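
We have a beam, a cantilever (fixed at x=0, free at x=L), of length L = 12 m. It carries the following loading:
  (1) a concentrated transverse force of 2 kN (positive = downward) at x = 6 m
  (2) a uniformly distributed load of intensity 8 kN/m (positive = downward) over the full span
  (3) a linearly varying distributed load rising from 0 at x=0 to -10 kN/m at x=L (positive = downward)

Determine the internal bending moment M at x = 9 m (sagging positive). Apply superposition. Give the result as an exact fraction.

M(9) = 21/4 kN·m

Load 1 — point force P=2 kN at a=6 m (b=L-a=6):
  M_1 = 0  [x>a] = 0 kN·m
Load 2 — uniform load w=8 kN/m over full span:
  M_2 = -w(L-x)²/2 = -8·(12-9)²/2 = -36 kN·m
Load 3 — triangular load w₀=-10 kN/m (0→w₀ over full span):
  M_3 = w₀Lx/2 - w₀L²/3 - w₀x³/(6L) = (-10)·12·9/2 - (-10)·12²/3 - (-10)·9³/(6·12) = 165/4 kN·m
Superposition: M = Σ M_i = 21/4 kN·m ≈ 5.250000 kN·m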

━━━━

### Task to complete
All of the material is to be duplicated exactly.

### Exercise output
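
We have a beam, a cantilever (fixed at x=0, free at x=L), of length L = 12 m. It carries the following loading:
  (1) a concentrated transverse force of 2 kN (positive = downward) at x = 6 m
  (2) a uniformly distributed load of intensity 8 kN/m (positive = downward) over the full span
  (3) a linearly varying distributed load rising from 0 at x=0 to -10 kN/m at x=L (positive = downward)

Determine the internal bending moment M at x = 9 m (sagging positive). Apply superposition. Give the result as an exact fraction.

M(9) = 21/4 kN·m

Load 1 — point force P=2 kN at a=6 m (b=L-a=6):
  M_1 = 0  [x>a] = 0 kN·m
Load 2 — uniform load w=8 kN/m over full span:
  M_2 = -w(L-x)²/2 = -8·(12-9)²/2 = -36 kN·m
Load 3 — triangular load w₀=-10 kN/m (0→w₀ over full span):
  M_3 = w₀Lx/2 - w₀L²/3 - w₀x³/(6L) = (-10)·12·9/2 - (-10)·12²/3 - (-10)·9³/(6·12) = 165/4 kN·m
Superposition: M = Σ M_i = 21/4 kN·m ≈ 5.250000 kN·m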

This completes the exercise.